#### RECORD EXCERPTS

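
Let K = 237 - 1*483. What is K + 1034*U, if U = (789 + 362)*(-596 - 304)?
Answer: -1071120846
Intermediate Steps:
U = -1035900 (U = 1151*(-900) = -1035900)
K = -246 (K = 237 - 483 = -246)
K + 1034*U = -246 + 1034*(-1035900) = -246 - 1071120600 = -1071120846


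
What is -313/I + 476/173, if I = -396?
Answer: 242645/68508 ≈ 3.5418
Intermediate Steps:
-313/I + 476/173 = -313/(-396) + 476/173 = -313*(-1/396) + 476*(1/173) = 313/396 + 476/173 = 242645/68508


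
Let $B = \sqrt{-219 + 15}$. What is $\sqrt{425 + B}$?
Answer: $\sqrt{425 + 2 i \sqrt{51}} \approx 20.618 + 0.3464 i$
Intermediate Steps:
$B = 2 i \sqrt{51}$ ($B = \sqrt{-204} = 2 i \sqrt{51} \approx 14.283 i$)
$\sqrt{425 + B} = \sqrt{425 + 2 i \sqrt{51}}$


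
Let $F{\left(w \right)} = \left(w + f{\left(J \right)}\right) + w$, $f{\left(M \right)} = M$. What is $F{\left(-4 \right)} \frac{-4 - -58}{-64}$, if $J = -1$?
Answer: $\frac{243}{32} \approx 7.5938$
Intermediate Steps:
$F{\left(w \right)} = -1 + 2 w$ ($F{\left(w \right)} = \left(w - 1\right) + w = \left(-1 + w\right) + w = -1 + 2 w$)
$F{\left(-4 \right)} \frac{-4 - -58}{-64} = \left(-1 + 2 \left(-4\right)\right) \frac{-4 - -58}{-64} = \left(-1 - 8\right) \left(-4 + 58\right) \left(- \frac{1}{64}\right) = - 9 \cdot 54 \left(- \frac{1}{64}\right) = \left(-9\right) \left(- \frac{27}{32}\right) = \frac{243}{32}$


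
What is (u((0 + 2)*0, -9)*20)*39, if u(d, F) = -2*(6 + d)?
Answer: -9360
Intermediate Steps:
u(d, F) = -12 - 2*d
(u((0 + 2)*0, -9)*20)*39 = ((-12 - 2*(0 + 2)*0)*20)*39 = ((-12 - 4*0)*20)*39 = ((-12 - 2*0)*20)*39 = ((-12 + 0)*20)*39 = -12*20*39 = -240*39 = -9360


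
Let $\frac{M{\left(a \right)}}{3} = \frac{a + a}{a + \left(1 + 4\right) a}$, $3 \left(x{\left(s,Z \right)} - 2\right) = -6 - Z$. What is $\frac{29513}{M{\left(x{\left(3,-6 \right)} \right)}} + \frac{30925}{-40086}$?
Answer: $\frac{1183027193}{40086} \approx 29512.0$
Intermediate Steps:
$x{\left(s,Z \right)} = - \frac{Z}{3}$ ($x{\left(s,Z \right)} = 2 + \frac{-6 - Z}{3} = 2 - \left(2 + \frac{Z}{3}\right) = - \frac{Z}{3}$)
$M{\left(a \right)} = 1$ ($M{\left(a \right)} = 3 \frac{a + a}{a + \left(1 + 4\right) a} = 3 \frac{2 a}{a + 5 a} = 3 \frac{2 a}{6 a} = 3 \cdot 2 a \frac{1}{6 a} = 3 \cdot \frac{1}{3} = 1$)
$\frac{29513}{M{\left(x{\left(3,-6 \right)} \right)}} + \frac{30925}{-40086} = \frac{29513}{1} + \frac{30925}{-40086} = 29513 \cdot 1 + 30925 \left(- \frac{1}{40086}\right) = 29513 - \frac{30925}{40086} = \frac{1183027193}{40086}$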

########
#### RECORD EXCERPTS

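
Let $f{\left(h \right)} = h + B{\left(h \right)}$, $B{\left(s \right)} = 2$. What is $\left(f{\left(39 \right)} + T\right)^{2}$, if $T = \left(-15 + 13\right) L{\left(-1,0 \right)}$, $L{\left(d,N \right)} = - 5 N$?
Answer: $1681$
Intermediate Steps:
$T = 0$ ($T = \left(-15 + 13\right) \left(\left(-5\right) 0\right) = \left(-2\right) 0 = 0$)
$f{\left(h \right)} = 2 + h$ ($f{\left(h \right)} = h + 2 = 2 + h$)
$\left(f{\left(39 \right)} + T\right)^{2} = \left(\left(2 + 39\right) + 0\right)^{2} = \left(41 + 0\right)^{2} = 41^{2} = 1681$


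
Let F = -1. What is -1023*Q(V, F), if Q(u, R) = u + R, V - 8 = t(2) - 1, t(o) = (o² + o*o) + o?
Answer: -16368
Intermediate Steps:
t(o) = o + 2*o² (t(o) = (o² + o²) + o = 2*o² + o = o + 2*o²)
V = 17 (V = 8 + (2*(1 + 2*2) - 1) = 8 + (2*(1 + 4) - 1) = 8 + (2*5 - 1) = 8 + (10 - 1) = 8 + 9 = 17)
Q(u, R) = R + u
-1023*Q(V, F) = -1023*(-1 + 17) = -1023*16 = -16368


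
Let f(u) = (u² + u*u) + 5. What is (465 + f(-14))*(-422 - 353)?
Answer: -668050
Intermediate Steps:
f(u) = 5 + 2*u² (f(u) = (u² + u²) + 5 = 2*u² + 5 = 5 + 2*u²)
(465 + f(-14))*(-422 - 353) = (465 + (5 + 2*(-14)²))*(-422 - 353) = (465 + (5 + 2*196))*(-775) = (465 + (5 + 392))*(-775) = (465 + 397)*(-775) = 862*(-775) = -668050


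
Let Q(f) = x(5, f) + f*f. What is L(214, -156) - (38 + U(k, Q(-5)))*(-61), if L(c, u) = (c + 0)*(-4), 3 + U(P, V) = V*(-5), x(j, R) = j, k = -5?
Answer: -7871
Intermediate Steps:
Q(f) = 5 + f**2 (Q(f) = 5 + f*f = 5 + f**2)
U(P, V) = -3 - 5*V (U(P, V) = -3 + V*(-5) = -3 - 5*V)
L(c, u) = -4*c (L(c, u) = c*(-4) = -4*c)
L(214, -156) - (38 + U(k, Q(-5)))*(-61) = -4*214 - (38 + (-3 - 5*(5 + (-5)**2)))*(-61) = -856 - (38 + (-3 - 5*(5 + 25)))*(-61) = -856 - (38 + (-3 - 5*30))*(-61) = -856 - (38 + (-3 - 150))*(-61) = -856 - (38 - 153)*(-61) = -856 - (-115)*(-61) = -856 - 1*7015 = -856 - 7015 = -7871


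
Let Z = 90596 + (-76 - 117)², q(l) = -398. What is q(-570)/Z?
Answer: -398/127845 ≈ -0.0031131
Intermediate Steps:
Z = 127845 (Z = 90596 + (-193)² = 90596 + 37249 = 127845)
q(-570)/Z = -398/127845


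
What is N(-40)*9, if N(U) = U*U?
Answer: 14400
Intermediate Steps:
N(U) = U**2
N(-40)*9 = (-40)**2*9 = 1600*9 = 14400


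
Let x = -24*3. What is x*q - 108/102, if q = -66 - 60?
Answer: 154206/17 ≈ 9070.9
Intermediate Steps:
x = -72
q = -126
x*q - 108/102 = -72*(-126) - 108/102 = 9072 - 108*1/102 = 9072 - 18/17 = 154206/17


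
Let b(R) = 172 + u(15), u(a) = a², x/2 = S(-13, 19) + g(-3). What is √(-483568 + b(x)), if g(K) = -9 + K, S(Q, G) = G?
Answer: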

########

▸ **TASK**
The reply should hold only the lines of the listing above starting at the line containing "Let F = -1." and ending at the line containing "Answer: -668050", exactly as written.

▸ **RESPONSE AREA**
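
Let F = -1. What is -1023*Q(V, F), if Q(u, R) = u + R, V - 8 = t(2) - 1, t(o) = (o² + o*o) + o?
Answer: -16368
Intermediate Steps:
t(o) = o + 2*o² (t(o) = (o² + o²) + o = 2*o² + o = o + 2*o²)
V = 17 (V = 8 + (2*(1 + 2*2) - 1) = 8 + (2*(1 + 4) - 1) = 8 + (2*5 - 1) = 8 + (10 - 1) = 8 + 9 = 17)
Q(u, R) = R + u
-1023*Q(V, F) = -1023*(-1 + 17) = -1023*16 = -16368


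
Let f(u) = (u² + u*u) + 5. What is (465 + f(-14))*(-422 - 353)?
Answer: -668050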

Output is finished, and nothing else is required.